## Exercise directions
Search the entries for the word "start" and report each line that has it.

Collected data
◇ ◇ ◇

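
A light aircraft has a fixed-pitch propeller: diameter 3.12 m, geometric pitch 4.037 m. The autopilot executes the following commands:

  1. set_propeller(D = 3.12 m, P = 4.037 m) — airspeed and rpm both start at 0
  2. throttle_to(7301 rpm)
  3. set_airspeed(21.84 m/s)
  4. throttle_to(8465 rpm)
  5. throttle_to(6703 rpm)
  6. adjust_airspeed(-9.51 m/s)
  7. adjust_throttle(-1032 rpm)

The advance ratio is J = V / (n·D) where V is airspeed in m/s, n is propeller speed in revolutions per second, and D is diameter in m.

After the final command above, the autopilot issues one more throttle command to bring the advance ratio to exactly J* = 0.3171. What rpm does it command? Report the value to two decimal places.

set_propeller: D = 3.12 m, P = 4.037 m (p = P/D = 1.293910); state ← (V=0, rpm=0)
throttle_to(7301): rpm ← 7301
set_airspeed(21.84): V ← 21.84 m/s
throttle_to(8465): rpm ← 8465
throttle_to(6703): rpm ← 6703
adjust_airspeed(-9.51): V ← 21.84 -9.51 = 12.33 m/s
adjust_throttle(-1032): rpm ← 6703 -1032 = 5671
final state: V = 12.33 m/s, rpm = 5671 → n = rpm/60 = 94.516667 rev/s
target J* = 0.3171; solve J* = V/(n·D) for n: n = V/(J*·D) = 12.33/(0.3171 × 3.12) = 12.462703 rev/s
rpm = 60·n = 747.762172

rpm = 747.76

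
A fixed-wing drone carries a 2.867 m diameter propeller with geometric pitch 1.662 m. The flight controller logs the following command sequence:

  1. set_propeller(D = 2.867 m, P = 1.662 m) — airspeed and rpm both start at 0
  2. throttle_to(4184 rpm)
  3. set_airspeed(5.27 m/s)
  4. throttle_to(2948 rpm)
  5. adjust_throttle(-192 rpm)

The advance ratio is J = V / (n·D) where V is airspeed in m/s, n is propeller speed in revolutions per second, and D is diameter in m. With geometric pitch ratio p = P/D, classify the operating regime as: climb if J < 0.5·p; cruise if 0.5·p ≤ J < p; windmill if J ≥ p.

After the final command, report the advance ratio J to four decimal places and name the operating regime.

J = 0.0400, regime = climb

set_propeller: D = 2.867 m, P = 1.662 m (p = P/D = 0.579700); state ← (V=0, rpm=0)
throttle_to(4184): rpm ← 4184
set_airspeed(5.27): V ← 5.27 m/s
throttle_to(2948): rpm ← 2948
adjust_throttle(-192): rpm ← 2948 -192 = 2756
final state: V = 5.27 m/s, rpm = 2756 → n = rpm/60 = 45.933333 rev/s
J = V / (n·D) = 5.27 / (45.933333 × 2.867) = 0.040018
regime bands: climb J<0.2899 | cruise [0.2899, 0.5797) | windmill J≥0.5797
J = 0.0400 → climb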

◇ ◇ ◇

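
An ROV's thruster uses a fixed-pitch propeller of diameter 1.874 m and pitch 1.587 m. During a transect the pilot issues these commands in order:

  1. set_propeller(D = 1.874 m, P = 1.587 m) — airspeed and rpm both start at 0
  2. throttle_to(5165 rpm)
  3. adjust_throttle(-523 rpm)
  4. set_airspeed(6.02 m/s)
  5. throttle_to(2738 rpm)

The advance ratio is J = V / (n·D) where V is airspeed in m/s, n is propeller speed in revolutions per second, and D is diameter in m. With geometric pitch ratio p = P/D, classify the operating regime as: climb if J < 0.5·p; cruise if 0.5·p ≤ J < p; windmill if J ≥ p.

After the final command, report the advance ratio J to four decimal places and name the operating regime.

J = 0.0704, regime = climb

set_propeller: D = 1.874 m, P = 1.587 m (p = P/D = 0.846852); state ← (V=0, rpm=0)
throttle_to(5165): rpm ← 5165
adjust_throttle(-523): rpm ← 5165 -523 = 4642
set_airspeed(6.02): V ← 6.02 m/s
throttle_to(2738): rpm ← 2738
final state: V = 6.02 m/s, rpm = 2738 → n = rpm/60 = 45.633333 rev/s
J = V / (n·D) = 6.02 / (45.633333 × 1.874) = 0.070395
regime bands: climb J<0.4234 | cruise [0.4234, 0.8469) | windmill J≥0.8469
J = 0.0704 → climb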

◇ ◇ ◇

## Solution
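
  1. set_propeller(D = 3.12 m, P = 4.037 m) — airspeed and rpm both start at 0
  1. set_propeller(D = 2.867 m, P = 1.662 m) — airspeed and rpm both start at 0
  1. set_propeller(D = 1.874 m, P = 1.587 m) — airspeed and rpm both start at 0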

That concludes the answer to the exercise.